START INPUT RECORDS
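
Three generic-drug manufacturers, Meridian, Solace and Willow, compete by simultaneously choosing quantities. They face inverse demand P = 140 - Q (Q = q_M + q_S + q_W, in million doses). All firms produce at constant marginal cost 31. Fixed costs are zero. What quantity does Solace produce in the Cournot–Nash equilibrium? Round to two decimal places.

27.25

A representative firm's profit is π_i = q_i(140 - Q) - 31q_i.
Setting ∂π_i/∂q_i = 0 with rivals' quantities fixed: 109 - 2q_i - Σ_{j≠i} q_j = 0.
By symmetry each firm produces the same amount; substituting Σ_{j≠i} q_j = 2q_i yields q_i = 109/4.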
END INPUT RECORDS
= EXERCISE AIM =
Line by line, transcribe the data exactly.

= REPLY TO THE EXERCISE =
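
Three generic-drug manufacturers, Meridian, Solace and Willow, compete by simultaneously choosing quantities. They face inverse demand P = 140 - Q (Q = q_M + q_S + q_W, in million doses). All firms produce at constant marginal cost 31. Fixed costs are zero. What quantity does Solace produce in the Cournot–Nash equilibrium? Round to two decimal places.

27.25

A representative firm's profit is π_i = q_i(140 - Q) - 31q_i.
Setting ∂π_i/∂q_i = 0 with rivals' quantities fixed: 109 - 2q_i - Σ_{j≠i} q_j = 0.
By symmetry each firm produces the same amount; substituting Σ_{j≠i} q_j = 2q_i yields q_i = 109/4.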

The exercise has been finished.